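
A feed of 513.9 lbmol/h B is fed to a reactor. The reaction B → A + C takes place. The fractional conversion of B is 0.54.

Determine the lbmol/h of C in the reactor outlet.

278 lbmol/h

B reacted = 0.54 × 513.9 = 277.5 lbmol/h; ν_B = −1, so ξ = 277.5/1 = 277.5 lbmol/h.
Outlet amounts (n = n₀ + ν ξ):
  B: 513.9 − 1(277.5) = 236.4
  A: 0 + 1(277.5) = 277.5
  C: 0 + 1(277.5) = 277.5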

· · · · · · ·

▶ [What is needed] Reproduce the listing above verbatim, from first line to last.

▶ [Written solution]
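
A feed of 513.9 lbmol/h B is fed to a reactor. The reaction B → A + C takes place. The fractional conversion of B is 0.54.

Determine the lbmol/h of C in the reactor outlet.

278 lbmol/h

B reacted = 0.54 × 513.9 = 277.5 lbmol/h; ν_B = −1, so ξ = 277.5/1 = 277.5 lbmol/h.
Outlet amounts (n = n₀ + ν ξ):
  B: 513.9 − 1(277.5) = 236.4
  A: 0 + 1(277.5) = 277.5
  C: 0 + 1(277.5) = 277.5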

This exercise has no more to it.